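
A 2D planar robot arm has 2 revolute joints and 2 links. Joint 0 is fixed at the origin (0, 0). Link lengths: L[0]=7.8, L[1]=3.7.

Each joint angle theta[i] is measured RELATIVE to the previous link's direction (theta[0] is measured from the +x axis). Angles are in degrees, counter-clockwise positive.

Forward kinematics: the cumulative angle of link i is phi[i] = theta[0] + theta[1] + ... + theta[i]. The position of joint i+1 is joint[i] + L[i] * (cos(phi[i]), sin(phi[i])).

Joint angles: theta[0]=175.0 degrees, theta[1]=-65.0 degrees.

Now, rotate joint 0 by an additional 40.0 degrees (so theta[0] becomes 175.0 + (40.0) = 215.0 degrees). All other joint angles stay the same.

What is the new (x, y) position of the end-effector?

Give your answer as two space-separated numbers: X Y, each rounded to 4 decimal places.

joint[0] = (0.0000, 0.0000)  (base)
link 0: phi[0] = 215 = 215 deg
  cos(215 deg) = -0.8192, sin(215 deg) = -0.5736
  joint[1] = (0.0000, 0.0000) + 7.8 * (-0.8192, -0.5736) = (0.0000 + -6.3894, 0.0000 + -4.4739) = (-6.3894, -4.4739)
link 1: phi[1] = 215 + -65 = 150 deg
  cos(150 deg) = -0.8660, sin(150 deg) = 0.5000
  joint[2] = (-6.3894, -4.4739) + 3.7 * (-0.8660, 0.5000) = (-6.3894 + -3.2043, -4.4739 + 1.8500) = (-9.5937, -2.6239)
End effector: (-9.5937, -2.6239)

Answer: -9.5937 -2.6239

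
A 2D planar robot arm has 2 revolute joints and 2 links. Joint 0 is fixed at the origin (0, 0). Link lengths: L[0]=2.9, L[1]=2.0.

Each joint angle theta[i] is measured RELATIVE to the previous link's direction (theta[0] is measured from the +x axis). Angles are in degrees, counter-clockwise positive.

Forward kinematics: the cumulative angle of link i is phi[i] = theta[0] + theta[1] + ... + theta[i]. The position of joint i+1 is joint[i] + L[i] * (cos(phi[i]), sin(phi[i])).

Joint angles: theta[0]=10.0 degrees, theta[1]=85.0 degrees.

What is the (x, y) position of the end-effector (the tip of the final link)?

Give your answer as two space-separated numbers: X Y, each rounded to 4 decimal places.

joint[0] = (0.0000, 0.0000)  (base)
link 0: phi[0] = 10 = 10 deg
  cos(10 deg) = 0.9848, sin(10 deg) = 0.1736
  joint[1] = (0.0000, 0.0000) + 2.9 * (0.9848, 0.1736) = (0.0000 + 2.8559, 0.0000 + 0.5036) = (2.8559, 0.5036)
link 1: phi[1] = 10 + 85 = 95 deg
  cos(95 deg) = -0.0872, sin(95 deg) = 0.9962
  joint[2] = (2.8559, 0.5036) + 2 * (-0.0872, 0.9962) = (2.8559 + -0.1743, 0.5036 + 1.9924) = (2.6816, 2.4960)
End effector: (2.6816, 2.4960)

Answer: 2.6816 2.4960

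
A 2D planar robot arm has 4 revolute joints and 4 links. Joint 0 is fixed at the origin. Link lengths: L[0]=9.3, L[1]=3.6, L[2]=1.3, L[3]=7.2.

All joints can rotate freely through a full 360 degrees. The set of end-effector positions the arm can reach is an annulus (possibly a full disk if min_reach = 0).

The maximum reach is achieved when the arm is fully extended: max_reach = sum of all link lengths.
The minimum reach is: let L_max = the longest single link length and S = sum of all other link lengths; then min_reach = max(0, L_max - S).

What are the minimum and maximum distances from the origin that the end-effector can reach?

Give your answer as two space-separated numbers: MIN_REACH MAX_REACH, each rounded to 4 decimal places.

Answer: 0.0000 21.4000

Derivation:
Link lengths: [9.3, 3.6, 1.3, 7.2]
max_reach = 9.3 + 3.6 + 1.3 + 7.2 = 21.4
L_max = max([9.3, 3.6, 1.3, 7.2]) = 9.3
S (sum of others) = 21.4 - 9.3 = 12.1
min_reach = max(0, 9.3 - 12.1) = max(0, -2.8) = 0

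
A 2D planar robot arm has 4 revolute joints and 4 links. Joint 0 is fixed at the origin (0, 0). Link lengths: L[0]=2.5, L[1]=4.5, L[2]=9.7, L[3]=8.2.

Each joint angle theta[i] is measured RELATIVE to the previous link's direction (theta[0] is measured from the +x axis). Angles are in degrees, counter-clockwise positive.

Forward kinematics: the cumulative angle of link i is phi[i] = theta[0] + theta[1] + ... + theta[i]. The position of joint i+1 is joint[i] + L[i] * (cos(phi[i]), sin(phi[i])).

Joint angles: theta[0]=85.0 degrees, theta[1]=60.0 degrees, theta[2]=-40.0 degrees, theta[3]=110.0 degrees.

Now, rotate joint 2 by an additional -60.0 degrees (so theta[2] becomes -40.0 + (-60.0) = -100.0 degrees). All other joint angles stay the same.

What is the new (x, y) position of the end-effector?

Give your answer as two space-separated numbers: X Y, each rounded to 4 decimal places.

Answer: -4.0411 15.3960

Derivation:
joint[0] = (0.0000, 0.0000)  (base)
link 0: phi[0] = 85 = 85 deg
  cos(85 deg) = 0.0872, sin(85 deg) = 0.9962
  joint[1] = (0.0000, 0.0000) + 2.5 * (0.0872, 0.9962) = (0.0000 + 0.2179, 0.0000 + 2.4905) = (0.2179, 2.4905)
link 1: phi[1] = 85 + 60 = 145 deg
  cos(145 deg) = -0.8192, sin(145 deg) = 0.5736
  joint[2] = (0.2179, 2.4905) + 4.5 * (-0.8192, 0.5736) = (0.2179 + -3.6862, 2.4905 + 2.5811) = (-3.4683, 5.0716)
link 2: phi[2] = 85 + 60 + -100 = 45 deg
  cos(45 deg) = 0.7071, sin(45 deg) = 0.7071
  joint[3] = (-3.4683, 5.0716) + 9.7 * (0.7071, 0.7071) = (-3.4683 + 6.8589, 5.0716 + 6.8589) = (3.3906, 11.9305)
link 3: phi[3] = 85 + 60 + -100 + 110 = 155 deg
  cos(155 deg) = -0.9063, sin(155 deg) = 0.4226
  joint[4] = (3.3906, 11.9305) + 8.2 * (-0.9063, 0.4226) = (3.3906 + -7.4317, 11.9305 + 3.4655) = (-4.0411, 15.3960)
End effector: (-4.0411, 15.3960)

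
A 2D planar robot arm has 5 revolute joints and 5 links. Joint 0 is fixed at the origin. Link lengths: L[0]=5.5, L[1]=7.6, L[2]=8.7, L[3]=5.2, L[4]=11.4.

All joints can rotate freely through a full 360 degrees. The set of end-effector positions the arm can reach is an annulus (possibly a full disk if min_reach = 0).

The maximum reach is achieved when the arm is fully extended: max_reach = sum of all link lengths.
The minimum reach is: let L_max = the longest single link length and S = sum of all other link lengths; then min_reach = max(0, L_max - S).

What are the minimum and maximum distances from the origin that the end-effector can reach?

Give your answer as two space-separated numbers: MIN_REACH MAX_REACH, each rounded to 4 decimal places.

Answer: 0.0000 38.4000

Derivation:
Link lengths: [5.5, 7.6, 8.7, 5.2, 11.4]
max_reach = 5.5 + 7.6 + 8.7 + 5.2 + 11.4 = 38.4
L_max = max([5.5, 7.6, 8.7, 5.2, 11.4]) = 11.4
S (sum of others) = 38.4 - 11.4 = 27
min_reach = max(0, 11.4 - 27) = max(0, -15.6) = 0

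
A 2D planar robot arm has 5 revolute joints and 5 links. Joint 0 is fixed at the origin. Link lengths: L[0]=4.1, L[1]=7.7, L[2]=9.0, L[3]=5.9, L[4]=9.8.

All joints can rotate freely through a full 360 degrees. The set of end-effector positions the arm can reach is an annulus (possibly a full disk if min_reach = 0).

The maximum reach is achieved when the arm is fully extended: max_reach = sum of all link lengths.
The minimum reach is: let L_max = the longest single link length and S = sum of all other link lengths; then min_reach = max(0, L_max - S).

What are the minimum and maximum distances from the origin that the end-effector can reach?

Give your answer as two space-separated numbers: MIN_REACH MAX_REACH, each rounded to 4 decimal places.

Answer: 0.0000 36.5000

Derivation:
Link lengths: [4.1, 7.7, 9.0, 5.9, 9.8]
max_reach = 4.1 + 7.7 + 9 + 5.9 + 9.8 = 36.5
L_max = max([4.1, 7.7, 9.0, 5.9, 9.8]) = 9.8
S (sum of others) = 36.5 - 9.8 = 26.7
min_reach = max(0, 9.8 - 26.7) = max(0, -16.9) = 0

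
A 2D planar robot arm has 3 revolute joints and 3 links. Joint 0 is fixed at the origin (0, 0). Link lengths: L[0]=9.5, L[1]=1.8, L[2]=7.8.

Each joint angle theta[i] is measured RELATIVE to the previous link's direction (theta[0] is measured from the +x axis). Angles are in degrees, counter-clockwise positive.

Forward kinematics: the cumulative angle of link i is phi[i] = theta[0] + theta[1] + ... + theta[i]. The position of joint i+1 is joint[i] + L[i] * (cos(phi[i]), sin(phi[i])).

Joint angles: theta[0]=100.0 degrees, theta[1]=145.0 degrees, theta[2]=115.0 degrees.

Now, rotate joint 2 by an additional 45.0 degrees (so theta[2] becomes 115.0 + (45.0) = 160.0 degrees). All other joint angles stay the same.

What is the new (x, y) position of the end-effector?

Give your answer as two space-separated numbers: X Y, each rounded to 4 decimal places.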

WHAT THE TASK ASKS
Repeat exactly the lines of the data from the first one through the line with "What is the (x, y)", both of them included.

TASK OUTPUT
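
A 2D planar robot arm has 2 revolute joints and 2 links. Joint 0 is fixed at the origin (0, 0). Link lengths: L[0]=7.8, L[1]=3.7.

Each joint angle theta[i] is measured RELATIVE to the previous link's direction (theta[0] is measured from the +x axis). Angles are in degrees, counter-clockwise positive.

Forward kinematics: the cumulative angle of link i is phi[i] = theta[0] + theta[1] + ... + theta[i]. The position of joint i+1 is joint[i] + L[i] * (cos(phi[i]), sin(phi[i])).

Joint angles: theta[0]=175.0 degrees, theta[1]=-65.0 degrees.

Now, rotate joint 0 by an additional 40.0 degrees (so theta[0] becomes 175.0 + (40.0) = 215.0 degrees). All other joint angles stay the same.

What is the new (x, y) position of the end-effector?

Give your answer as two space-separated numbers: X Y, each rounded to 4 decimal places.

joint[0] = (0.0000, 0.0000)  (base)
link 0: phi[0] = 215 = 215 deg
  cos(215 deg) = -0.8192, sin(215 deg) = -0.5736
  joint[1] = (0.0000, 0.0000) + 7.8 * (-0.8192, -0.5736) = (0.0000 + -6.3894, 0.0000 + -4.4739) = (-6.3894, -4.4739)
link 1: phi[1] = 215 + -65 = 150 deg
  cos(150 deg) = -0.8660, sin(150 deg) = 0.5000
  joint[2] = (-6.3894, -4.4739) + 3.7 * (-0.8660, 0.5000) = (-6.3894 + -3.2043, -4.4739 + 1.8500) = (-9.5937, -2.6239)
End effector: (-9.5937, -2.6239)

Answer: -9.5937 -2.6239

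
A 2D planar robot arm has 2 revolute joints and 2 links. Joint 0 is fixed at the origin (0, 0). Link lengths: L[0]=2.9, L[1]=2.0.

Each joint angle theta[i] is measured RELATIVE to the previous link's direction (theta[0] is measured from the +x axis). Angles are in degrees, counter-clockwise positive.

Forward kinematics: the cumulative angle of link i is phi[i] = theta[0] + theta[1] + ... + theta[i]. The position of joint i+1 is joint[i] + L[i] * (cos(phi[i]), sin(phi[i])).

Joint angles: theta[0]=10.0 degrees, theta[1]=85.0 degrees.

What is the (x, y) position of the end-effector (the tip of the final link)?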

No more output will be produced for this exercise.